## Try it
Please copy, with no word changed, only the run of lines that opens with the line containing "of ABO. Zara" and closes with the last line below.

##### Data records #####

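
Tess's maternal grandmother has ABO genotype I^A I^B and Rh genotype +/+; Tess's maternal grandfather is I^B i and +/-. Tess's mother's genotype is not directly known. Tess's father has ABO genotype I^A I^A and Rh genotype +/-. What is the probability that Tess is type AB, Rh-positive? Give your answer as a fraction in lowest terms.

Tess's mother's ABO genotype from I^A I^B × I^B i: 1/4 I^A I^B, 1/4 I^A i, 1/4 I^B I^B, 1/4 I^B i.
Crossing each possibility with the father I^A I^A and summing P(type AB): 1/4·1/2 + 1/4·0 + 1/4·1 + 1/4·1/2 = 1/2.
Similarly for Rh via the mother's Rh distribution: P(Rh+) = 7/8.
Independent loci: 1/2 × 7/8 = 7/16.

7/16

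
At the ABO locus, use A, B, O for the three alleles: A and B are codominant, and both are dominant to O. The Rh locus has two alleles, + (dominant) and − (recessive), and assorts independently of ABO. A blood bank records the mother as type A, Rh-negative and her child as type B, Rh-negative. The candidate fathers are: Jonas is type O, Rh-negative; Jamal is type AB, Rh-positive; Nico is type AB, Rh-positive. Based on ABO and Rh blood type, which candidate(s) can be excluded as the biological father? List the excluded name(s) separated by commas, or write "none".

Jonas

A candidate is excluded only if no genotype consistent with his phenotype could produce a type B, Rh-negative child with a type A, Rh-negative mother.
Jonas (type O, Rh-): no genotype consistent with that phenotype can produce a type-B Rh- child with a type-A mother.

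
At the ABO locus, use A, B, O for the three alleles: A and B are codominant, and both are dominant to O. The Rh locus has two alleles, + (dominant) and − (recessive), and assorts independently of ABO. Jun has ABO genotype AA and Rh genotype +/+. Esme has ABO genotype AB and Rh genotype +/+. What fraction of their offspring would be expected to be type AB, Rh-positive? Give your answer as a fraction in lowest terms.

ABO cross AA × AB → offspring phenotypes: 1/2 A, 1/2 AB.
Rh cross +/+ × +/+ → 1 Rh+.
Independent loci: P(type AB, Rh-positive) = 1/2 × 1 = 1/2.

1/2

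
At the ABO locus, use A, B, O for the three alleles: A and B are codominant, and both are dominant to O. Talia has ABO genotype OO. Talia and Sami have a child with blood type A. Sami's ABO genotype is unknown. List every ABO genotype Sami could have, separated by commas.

For each candidate genotype of Sami, check whether crossing it with OO can produce every observed child phenotype.
  AA → possible child types {A} ✓
  AB → possible child types {A, B} ✓
  AO → possible child types {O, A} ✓
  BB → possible child types {B} ✗
  BO → possible child types {O, B} ✗
  OO → possible child types {O} ✗

AA, AB, AO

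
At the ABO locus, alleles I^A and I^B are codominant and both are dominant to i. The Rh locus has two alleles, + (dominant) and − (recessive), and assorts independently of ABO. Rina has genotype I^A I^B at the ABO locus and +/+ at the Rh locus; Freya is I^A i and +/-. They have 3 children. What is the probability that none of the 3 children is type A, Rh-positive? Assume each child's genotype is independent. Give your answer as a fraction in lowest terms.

1/8

ABO cross I^A I^B × I^A i → 1/2 A, 1/4 B, 1/4 AB.
Rh cross +/+ × +/- → 1 Rh+; so P(type A, Rh-positive) = 1/2 × 1 = 1/2 per child.
P(not type A, Rh-positive) = 1/2 for one child; (1/2)^3 = 1/8.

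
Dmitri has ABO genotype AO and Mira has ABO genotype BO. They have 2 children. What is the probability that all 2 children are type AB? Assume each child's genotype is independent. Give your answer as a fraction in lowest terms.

1/16

ABO cross AO × BO → 1/4 O, 1/4 A, 1/4 B, 1/4 AB.
So P(type AB) = 1/4 per child.
All 2 independent: (1/4)^2 = 1/16.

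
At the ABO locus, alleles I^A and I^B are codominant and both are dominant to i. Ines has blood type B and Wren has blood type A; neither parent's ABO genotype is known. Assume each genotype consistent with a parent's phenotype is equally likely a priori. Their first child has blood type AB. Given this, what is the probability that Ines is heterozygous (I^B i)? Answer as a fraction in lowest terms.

Possible genotypes: Ines ∈ {I^B I^B, I^B i}; Wren ∈ {I^A I^A, I^A i}.
Weight each parental genotype pair by prior × P(type-AB child):
  I^B I^B × I^A I^A: posterior weight 4/9.
  I^B I^B × I^A i: posterior weight 2/9.
  I^B i × I^A I^A: posterior weight 2/9.
  I^B i × I^A i: posterior weight 1/9.
Sum the posterior weight over pairs where Ines is I^B i: 1/3.

1/3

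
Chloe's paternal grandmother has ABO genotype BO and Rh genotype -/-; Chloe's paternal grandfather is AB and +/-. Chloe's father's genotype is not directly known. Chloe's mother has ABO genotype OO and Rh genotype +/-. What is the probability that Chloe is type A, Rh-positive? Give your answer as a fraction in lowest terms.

5/32

Chloe's father's ABO genotype from BO × AB: 1/4 AB, 1/4 AO, 1/4 BB, 1/4 BO.
Crossing each possibility with the mother OO and summing P(type A): 1/4·1/2 + 1/4·1/2 + 1/4·0 + 1/4·0 = 1/4.
Similarly for Rh via the father's Rh distribution: P(Rh+) = 5/8.
Independent loci: 1/4 × 5/8 = 5/32.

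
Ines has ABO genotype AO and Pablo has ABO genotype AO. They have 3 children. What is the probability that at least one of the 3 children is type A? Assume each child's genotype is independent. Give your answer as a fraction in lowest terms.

63/64

ABO cross AO × AO → 1/4 O, 3/4 A.
So P(type A) = 3/4 per child.
P(none) = (1/4)^3 = 1/64; P(at least one) = 1 − 1/64 = 63/64.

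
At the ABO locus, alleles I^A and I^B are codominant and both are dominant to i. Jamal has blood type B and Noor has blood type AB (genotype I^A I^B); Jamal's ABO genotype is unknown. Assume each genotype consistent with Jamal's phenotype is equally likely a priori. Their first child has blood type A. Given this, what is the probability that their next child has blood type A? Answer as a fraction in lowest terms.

1/4

Possible genotypes: Jamal ∈ {I^B I^B, I^B i}; Noor ∈ {I^A I^B}.
Weight each parental genotype pair by prior × P(type-A child):
  I^B i × I^A I^B: posterior weight 1; P(next child type A) = 1/4.
Weighted sum = 1/4.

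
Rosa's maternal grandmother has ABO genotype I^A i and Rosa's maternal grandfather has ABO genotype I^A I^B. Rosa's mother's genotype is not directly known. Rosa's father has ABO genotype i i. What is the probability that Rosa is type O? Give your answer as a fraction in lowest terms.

Rosa's mother's ABO genotype from I^A i × I^A I^B: 1/4 I^A I^A, 1/4 I^A I^B, 1/4 I^A i, 1/4 I^B i.
Crossing each possibility with the father i i and summing P(type O): 1/4·0 + 1/4·0 + 1/4·1/2 + 1/4·1/2 = 1/4.

1/4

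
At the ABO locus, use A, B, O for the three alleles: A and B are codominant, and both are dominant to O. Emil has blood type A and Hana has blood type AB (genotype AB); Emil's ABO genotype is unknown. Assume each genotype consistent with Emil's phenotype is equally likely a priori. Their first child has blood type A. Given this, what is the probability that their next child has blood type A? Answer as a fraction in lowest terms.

Possible genotypes: Emil ∈ {AA, AO}; Hana ∈ {AB}.
Weight each parental genotype pair by prior × P(type-A child):
  AA × AB: posterior weight 1/2; P(next child type A) = 1/2.
  AO × AB: posterior weight 1/2; P(next child type A) = 1/2.
Weighted sum = 1/2.

1/2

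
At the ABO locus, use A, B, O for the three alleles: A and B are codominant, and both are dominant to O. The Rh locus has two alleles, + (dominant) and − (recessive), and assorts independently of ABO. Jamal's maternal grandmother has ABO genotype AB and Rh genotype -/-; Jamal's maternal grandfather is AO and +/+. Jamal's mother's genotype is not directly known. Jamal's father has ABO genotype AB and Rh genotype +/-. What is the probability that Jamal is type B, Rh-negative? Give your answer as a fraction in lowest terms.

Jamal's mother's ABO genotype from AB × AO: 1/4 AA, 1/4 AB, 1/4 AO, 1/4 BO.
Crossing each possibility with the father AB and summing P(type B): 1/4·0 + 1/4·1/4 + 1/4·1/4 + 1/4·1/2 = 1/4.
Similarly for Rh via the mother's Rh distribution: P(Rh-) = 1/4.
Independent loci: 1/4 × 1/4 = 1/16.

1/16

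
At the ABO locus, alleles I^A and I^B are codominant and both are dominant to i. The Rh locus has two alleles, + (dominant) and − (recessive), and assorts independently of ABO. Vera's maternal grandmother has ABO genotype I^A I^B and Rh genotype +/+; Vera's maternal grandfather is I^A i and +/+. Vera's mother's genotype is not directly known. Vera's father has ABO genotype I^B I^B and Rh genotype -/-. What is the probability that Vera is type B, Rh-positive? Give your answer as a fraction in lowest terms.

1/2

Vera's mother's ABO genotype from I^A I^B × I^A i: 1/4 I^A I^A, 1/4 I^A I^B, 1/4 I^A i, 1/4 I^B i.
Crossing each possibility with the father I^B I^B and summing P(type B): 1/4·0 + 1/4·1/2 + 1/4·1/2 + 1/4·1 = 1/2.
Similarly for Rh via the mother's Rh distribution: P(Rh+) = 1.
Independent loci: 1/2 × 1 = 1/2.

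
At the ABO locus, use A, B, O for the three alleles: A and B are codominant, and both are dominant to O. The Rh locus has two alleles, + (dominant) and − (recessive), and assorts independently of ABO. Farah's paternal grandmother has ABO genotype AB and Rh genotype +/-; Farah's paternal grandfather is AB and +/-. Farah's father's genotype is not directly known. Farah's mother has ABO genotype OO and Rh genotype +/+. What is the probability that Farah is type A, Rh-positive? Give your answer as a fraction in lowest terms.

1/2

Farah's father's ABO genotype from AB × AB: 1/4 AA, 1/2 AB, 1/4 BB.
Crossing each possibility with the mother OO and summing P(type A): 1/4·1 + 1/2·1/2 + 1/4·0 = 1/2.
Similarly for Rh via the father's Rh distribution: P(Rh+) = 1.
Independent loci: 1/2 × 1 = 1/2.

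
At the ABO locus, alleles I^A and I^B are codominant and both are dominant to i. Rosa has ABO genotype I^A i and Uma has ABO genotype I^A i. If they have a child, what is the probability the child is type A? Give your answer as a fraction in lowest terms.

ABO cross I^A i × I^A i → offspring phenotypes: 1/4 O, 3/4 A.
So P(type A) = 3/4.

3/4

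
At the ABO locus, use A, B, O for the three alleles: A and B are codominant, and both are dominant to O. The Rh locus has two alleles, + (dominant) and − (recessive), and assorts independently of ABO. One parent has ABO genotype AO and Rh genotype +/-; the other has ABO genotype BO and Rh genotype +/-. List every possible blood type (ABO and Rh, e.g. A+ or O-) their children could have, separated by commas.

Gametes from AO × BO give offspring ABO genotypes AB, AO, BO, OO, i.e. phenotypes O, A, B, AB.
Rh cross +/- × +/- → phenotypes Rh+, Rh-.
Combining independently: O+, O-, A+, A-, B+, B-, AB+, AB-.

O+, O-, A+, A-, B+, B-, AB+, AB-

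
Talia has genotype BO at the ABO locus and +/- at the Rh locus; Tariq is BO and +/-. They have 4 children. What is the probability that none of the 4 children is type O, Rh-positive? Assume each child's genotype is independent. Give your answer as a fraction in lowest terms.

28561/65536

ABO cross BO × BO → 1/4 O, 3/4 B.
Rh cross +/- × +/- → 3/4 Rh+, 1/4 Rh-; so P(type O, Rh-positive) = 1/4 × 3/4 = 3/16 per child.
P(not type O, Rh-positive) = 13/16 for one child; (13/16)^4 = 28561/65536.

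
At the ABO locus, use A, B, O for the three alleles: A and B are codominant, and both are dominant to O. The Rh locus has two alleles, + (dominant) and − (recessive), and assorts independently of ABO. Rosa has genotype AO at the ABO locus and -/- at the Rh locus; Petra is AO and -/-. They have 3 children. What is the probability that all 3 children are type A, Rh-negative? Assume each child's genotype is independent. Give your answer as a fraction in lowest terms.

ABO cross AO × AO → 1/4 O, 3/4 A.
Rh cross -/- × -/- → 1 Rh-; so P(type A, Rh-negative) = 3/4 × 1 = 3/4 per child.
All 3 independent: (3/4)^3 = 27/64.

27/64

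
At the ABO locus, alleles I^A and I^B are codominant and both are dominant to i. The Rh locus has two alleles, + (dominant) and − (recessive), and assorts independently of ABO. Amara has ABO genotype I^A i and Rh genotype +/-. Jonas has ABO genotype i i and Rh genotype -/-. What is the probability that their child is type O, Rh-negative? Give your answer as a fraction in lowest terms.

1/4

ABO cross I^A i × i i → offspring phenotypes: 1/2 O, 1/2 A.
Rh cross +/- × -/- → 1/2 Rh+, 1/2 Rh-.
Independent loci: P(type O, Rh-negative) = 1/2 × 1/2 = 1/4.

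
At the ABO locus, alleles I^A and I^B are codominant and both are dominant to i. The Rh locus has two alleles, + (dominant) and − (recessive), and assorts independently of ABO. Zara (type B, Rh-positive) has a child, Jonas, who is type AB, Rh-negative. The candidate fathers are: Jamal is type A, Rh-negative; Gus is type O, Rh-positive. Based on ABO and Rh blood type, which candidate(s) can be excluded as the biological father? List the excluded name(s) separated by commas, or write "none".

Gus

A candidate is excluded only if no genotype consistent with his phenotype could produce a type AB, Rh-negative child with a type B, Rh-positive mother.
Gus (type O, Rh+): no genotype consistent with that phenotype can produce a type-AB Rh- child with a type-B mother.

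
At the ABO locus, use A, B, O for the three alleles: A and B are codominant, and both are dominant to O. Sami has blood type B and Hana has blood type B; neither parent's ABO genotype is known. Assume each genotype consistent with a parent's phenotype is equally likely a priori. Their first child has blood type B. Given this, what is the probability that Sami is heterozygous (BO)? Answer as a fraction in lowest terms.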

#####

## Response to the task
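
At the ABO locus, alleles I^A and I^B are codominant and both are dominant to i. The Rh locus has two alleles, + (dominant) and − (recessive), and assorts independently of ABO. Zara (type B, Rh-positive) has a child, Jonas, who is type AB, Rh-negative. The candidate fathers are: Jamal is type A, Rh-negative; Gus is type O, Rh-positive. Based on ABO and Rh blood type, which candidate(s) can be excluded as the biological father? List the excluded name(s) separated by commas, or write "none".

Gus

A candidate is excluded only if no genotype consistent with his phenotype could produce a type AB, Rh-negative child with a type B, Rh-positive mother.
Gus (type O, Rh+): no genotype consistent with that phenotype can produce a type-AB Rh- child with a type-B mother.

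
At the ABO locus, use A, B, O for the three alleles: A and B are codominant, and both are dominant to O. Sami has blood type B and Hana has blood type B; neither parent's ABO genotype is known. Assume each genotype consistent with a parent's phenotype is equally likely a priori. Their first child has blood type B. Given this, what is the probability that Sami is heterozygous (BO)? Answer as a fraction in lowest terms.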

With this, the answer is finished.